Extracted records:

────────────────────────────────────────

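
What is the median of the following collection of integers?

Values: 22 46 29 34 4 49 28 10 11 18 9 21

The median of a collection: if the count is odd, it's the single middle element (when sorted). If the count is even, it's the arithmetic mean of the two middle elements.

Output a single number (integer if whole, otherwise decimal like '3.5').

Step 1: insert 22 -> lo=[22] (size 1, max 22) hi=[] (size 0) -> median=22
Step 2: insert 46 -> lo=[22] (size 1, max 22) hi=[46] (size 1, min 46) -> median=34
Step 3: insert 29 -> lo=[22, 29] (size 2, max 29) hi=[46] (size 1, min 46) -> median=29
Step 4: insert 34 -> lo=[22, 29] (size 2, max 29) hi=[34, 46] (size 2, min 34) -> median=31.5
Step 5: insert 4 -> lo=[4, 22, 29] (size 3, max 29) hi=[34, 46] (size 2, min 34) -> median=29
Step 6: insert 49 -> lo=[4, 22, 29] (size 3, max 29) hi=[34, 46, 49] (size 3, min 34) -> median=31.5
Step 7: insert 28 -> lo=[4, 22, 28, 29] (size 4, max 29) hi=[34, 46, 49] (size 3, min 34) -> median=29
Step 8: insert 10 -> lo=[4, 10, 22, 28] (size 4, max 28) hi=[29, 34, 46, 49] (size 4, min 29) -> median=28.5
Step 9: insert 11 -> lo=[4, 10, 11, 22, 28] (size 5, max 28) hi=[29, 34, 46, 49] (size 4, min 29) -> median=28
Step 10: insert 18 -> lo=[4, 10, 11, 18, 22] (size 5, max 22) hi=[28, 29, 34, 46, 49] (size 5, min 28) -> median=25
Step 11: insert 9 -> lo=[4, 9, 10, 11, 18, 22] (size 6, max 22) hi=[28, 29, 34, 46, 49] (size 5, min 28) -> median=22
Step 12: insert 21 -> lo=[4, 9, 10, 11, 18, 21] (size 6, max 21) hi=[22, 28, 29, 34, 46, 49] (size 6, min 22) -> median=21.5

Answer: 21.5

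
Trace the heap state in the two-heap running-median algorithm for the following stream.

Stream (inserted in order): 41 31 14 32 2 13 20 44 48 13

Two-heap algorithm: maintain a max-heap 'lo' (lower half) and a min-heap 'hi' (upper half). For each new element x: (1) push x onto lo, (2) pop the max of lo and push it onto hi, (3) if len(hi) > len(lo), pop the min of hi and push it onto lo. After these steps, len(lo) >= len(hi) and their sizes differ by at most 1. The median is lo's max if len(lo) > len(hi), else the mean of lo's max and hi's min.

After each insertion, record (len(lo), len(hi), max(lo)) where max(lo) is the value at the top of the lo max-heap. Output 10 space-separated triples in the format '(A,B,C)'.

Step 1: insert 41 -> lo=[41] hi=[] -> (len(lo)=1, len(hi)=0, max(lo)=41)
Step 2: insert 31 -> lo=[31] hi=[41] -> (len(lo)=1, len(hi)=1, max(lo)=31)
Step 3: insert 14 -> lo=[14, 31] hi=[41] -> (len(lo)=2, len(hi)=1, max(lo)=31)
Step 4: insert 32 -> lo=[14, 31] hi=[32, 41] -> (len(lo)=2, len(hi)=2, max(lo)=31)
Step 5: insert 2 -> lo=[2, 14, 31] hi=[32, 41] -> (len(lo)=3, len(hi)=2, max(lo)=31)
Step 6: insert 13 -> lo=[2, 13, 14] hi=[31, 32, 41] -> (len(lo)=3, len(hi)=3, max(lo)=14)
Step 7: insert 20 -> lo=[2, 13, 14, 20] hi=[31, 32, 41] -> (len(lo)=4, len(hi)=3, max(lo)=20)
Step 8: insert 44 -> lo=[2, 13, 14, 20] hi=[31, 32, 41, 44] -> (len(lo)=4, len(hi)=4, max(lo)=20)
Step 9: insert 48 -> lo=[2, 13, 14, 20, 31] hi=[32, 41, 44, 48] -> (len(lo)=5, len(hi)=4, max(lo)=31)
Step 10: insert 13 -> lo=[2, 13, 13, 14, 20] hi=[31, 32, 41, 44, 48] -> (len(lo)=5, len(hi)=5, max(lo)=20)

Answer: (1,0,41) (1,1,31) (2,1,31) (2,2,31) (3,2,31) (3,3,14) (4,3,20) (4,4,20) (5,4,31) (5,5,20)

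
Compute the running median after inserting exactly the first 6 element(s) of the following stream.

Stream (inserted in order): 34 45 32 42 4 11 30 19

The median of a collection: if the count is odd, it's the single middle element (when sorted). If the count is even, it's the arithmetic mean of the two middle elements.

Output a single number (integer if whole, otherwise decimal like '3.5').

Answer: 33

Derivation:
Step 1: insert 34 -> lo=[34] (size 1, max 34) hi=[] (size 0) -> median=34
Step 2: insert 45 -> lo=[34] (size 1, max 34) hi=[45] (size 1, min 45) -> median=39.5
Step 3: insert 32 -> lo=[32, 34] (size 2, max 34) hi=[45] (size 1, min 45) -> median=34
Step 4: insert 42 -> lo=[32, 34] (size 2, max 34) hi=[42, 45] (size 2, min 42) -> median=38
Step 5: insert 4 -> lo=[4, 32, 34] (size 3, max 34) hi=[42, 45] (size 2, min 42) -> median=34
Step 6: insert 11 -> lo=[4, 11, 32] (size 3, max 32) hi=[34, 42, 45] (size 3, min 34) -> median=33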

────────────────────────────────────────

> **Work order**
Look through the entries above; copy each line where the string "inserted" appears.

> **Task result**
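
Stream (inserted in order): 41 31 14 32 2 13 20 44 48 13
Stream (inserted in order): 34 45 32 42 4 11 30 19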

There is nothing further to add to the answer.